▶ [Exercise details] Count the lines below that contain the word "each", and reply with only that number.

= Beginning of Section =

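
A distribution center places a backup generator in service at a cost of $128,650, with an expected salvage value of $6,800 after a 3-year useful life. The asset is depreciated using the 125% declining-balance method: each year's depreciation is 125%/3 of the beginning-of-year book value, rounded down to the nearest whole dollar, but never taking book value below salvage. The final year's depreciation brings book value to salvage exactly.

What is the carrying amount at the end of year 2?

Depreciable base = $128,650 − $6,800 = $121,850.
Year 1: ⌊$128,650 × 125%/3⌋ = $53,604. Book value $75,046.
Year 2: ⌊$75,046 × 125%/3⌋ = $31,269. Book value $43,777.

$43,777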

= End of Section =
= Beginning of Section =

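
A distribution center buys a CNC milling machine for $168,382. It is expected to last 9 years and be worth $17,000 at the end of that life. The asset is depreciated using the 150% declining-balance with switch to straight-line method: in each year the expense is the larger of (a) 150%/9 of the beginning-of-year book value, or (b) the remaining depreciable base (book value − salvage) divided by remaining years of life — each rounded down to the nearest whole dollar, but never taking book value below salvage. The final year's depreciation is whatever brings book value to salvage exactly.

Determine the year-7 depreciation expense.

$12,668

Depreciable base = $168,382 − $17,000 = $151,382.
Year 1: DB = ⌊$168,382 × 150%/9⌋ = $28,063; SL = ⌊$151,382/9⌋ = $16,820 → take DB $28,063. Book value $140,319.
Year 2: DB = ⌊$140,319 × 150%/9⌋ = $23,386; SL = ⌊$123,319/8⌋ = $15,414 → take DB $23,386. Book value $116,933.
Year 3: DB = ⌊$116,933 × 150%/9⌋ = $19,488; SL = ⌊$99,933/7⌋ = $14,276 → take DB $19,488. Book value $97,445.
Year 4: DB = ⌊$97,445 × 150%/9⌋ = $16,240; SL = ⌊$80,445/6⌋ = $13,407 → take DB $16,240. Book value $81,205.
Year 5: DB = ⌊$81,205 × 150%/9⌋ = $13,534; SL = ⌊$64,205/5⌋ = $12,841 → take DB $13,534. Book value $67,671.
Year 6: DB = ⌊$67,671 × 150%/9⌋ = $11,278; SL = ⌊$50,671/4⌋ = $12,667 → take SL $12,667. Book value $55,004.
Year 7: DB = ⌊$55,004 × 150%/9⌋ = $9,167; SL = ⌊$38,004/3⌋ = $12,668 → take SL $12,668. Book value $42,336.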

= End of Section =

▶ [Result of this exercise] 2